WHAT THIS TASK INVOLVES
This exercise asks for every record to be output again exactly.
▼
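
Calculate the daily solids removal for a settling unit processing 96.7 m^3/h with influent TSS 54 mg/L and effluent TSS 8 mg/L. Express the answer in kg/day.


Concentration drop: TSS_in - TSS_out = 54 - 8 = 46 mg/L
Hourly solids removed = Q * dTSS = 96.7 m^3/h * 46 mg/L = 4448.2 g/h  (m^3/h * mg/L = g/h)
Daily solids removed = 4448.2 * 24 = 106756.8 g/day
Convert g to kg: 106756.8 / 1000 = 106.7568 kg/day

106.7568 kg/day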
▲
OUTPUT BELOW
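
Calculate the daily solids removal for a settling unit processing 96.7 m^3/h with influent TSS 54 mg/L and effluent TSS 8 mg/L. Express the answer in kg/day.


Concentration drop: TSS_in - TSS_out = 54 - 8 = 46 mg/L
Hourly solids removed = Q * dTSS = 96.7 m^3/h * 46 mg/L = 4448.2 g/h  (m^3/h * mg/L = g/h)
Daily solids removed = 4448.2 * 24 = 106756.8 g/day
Convert g to kg: 106756.8 / 1000 = 106.7568 kg/day

106.7568 kg/day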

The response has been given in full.